Would you print the whole listing again, word for word?

** Opening MATERIAL PROVIDED block **

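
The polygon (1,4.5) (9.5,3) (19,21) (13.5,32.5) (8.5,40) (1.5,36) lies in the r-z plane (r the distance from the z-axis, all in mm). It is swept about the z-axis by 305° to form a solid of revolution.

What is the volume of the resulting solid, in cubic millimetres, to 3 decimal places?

Profile (r,z), 6 vertices: (1,4.5) (9.5,3) (19,21) (13.5,32.5) (8.5,40) (1.5,36)
edge 0: (1,4.5)→(9.5,3)  cross = 1·3 − 9.5·4.5 = -39.7500; (r_i+r_j)·cross = 10.5·-39.7500 = -417.3750
edge 1: (9.5,3)→(19,21)  cross = 9.5·21 − 19·3 = 142.5000; (r_i+r_j)·cross = 28.5·142.5000 = 4061.2500
edge 2: (19,21)→(13.5,32.5)  cross = 19·32.5 − 13.5·21 = 334.0000; (r_i+r_j)·cross = 32.5·334.0000 = 10855.0000
edge 3: (13.5,32.5)→(8.5,40)  cross = 13.5·40 − 8.5·32.5 = 263.7500; (r_i+r_j)·cross = 22·263.7500 = 5802.5000
edge 4: (8.5,40)→(1.5,36)  cross = 8.5·36 − 1.5·40 = 246.0000; (r_i+r_j)·cross = 10·246.0000 = 2460.0000
edge 5: (1.5,36)→(1,4.5)  cross = 1.5·4.5 − 1·36 = -29.2500; (r_i+r_j)·cross = 2.5·-29.2500 = -73.1250
Σcross = 917.2500 → A = |Σcross|/2 = 458.6250 mm²
Σ(r_i+r_j)·cross = 22688.2500 → first moment M = |Σ|/6 = 3781.3750
R_c = M/A = 3781.3750/458.6250 = 8.2450 mm
θ = 305° = 5.323254 rad
V = θ·R_c·A = 5.323254·8.2450·458.6250 = 20129.220 mm³

Volume = 20129.220 mm³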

** Closing MATERIAL PROVIDED block **

[EXERCISE RESULT]
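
The polygon (1,4.5) (9.5,3) (19,21) (13.5,32.5) (8.5,40) (1.5,36) lies in the r-z plane (r the distance from the z-axis, all in mm). It is swept about the z-axis by 305° to form a solid of revolution.

What is the volume of the resulting solid, in cubic millimetres, to 3 decimal places?

Profile (r,z), 6 vertices: (1,4.5) (9.5,3) (19,21) (13.5,32.5) (8.5,40) (1.5,36)
edge 0: (1,4.5)→(9.5,3)  cross = 1·3 − 9.5·4.5 = -39.7500; (r_i+r_j)·cross = 10.5·-39.7500 = -417.3750
edge 1: (9.5,3)→(19,21)  cross = 9.5·21 − 19·3 = 142.5000; (r_i+r_j)·cross = 28.5·142.5000 = 4061.2500
edge 2: (19,21)→(13.5,32.5)  cross = 19·32.5 − 13.5·21 = 334.0000; (r_i+r_j)·cross = 32.5·334.0000 = 10855.0000
edge 3: (13.5,32.5)→(8.5,40)  cross = 13.5·40 − 8.5·32.5 = 263.7500; (r_i+r_j)·cross = 22·263.7500 = 5802.5000
edge 4: (8.5,40)→(1.5,36)  cross = 8.5·36 − 1.5·40 = 246.0000; (r_i+r_j)·cross = 10·246.0000 = 2460.0000
edge 5: (1.5,36)→(1,4.5)  cross = 1.5·4.5 − 1·36 = -29.2500; (r_i+r_j)·cross = 2.5·-29.2500 = -73.1250
Σcross = 917.2500 → A = |Σcross|/2 = 458.6250 mm²
Σ(r_i+r_j)·cross = 22688.2500 → first moment M = |Σ|/6 = 3781.3750
R_c = M/A = 3781.3750/458.6250 = 8.2450 mm
θ = 305° = 5.323254 rad
V = θ·R_c·A = 5.323254·8.2450·458.6250 = 20129.220 mm³

Volume = 20129.220 mm³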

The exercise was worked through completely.